ASSIGNMENT:
A complete and exact copy of the entries below is the expected result.

....

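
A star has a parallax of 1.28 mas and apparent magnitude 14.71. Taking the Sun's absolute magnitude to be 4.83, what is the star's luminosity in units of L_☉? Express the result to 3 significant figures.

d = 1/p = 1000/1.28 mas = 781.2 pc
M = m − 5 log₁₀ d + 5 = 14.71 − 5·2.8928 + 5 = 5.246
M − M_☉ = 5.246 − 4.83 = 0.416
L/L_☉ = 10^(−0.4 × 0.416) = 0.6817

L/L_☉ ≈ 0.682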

....

WRITTEN ANSWER:
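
A star has a parallax of 1.28 mas and apparent magnitude 14.71. Taking the Sun's absolute magnitude to be 4.83, what is the star's luminosity in units of L_☉? Express the result to 3 significant figures.

d = 1/p = 1000/1.28 mas = 781.2 pc
M = m − 5 log₁₀ d + 5 = 14.71 − 5·2.8928 + 5 = 5.246
M − M_☉ = 5.246 − 4.83 = 0.416
L/L_☉ = 10^(−0.4 × 0.416) = 0.6817

L/L_☉ ≈ 0.682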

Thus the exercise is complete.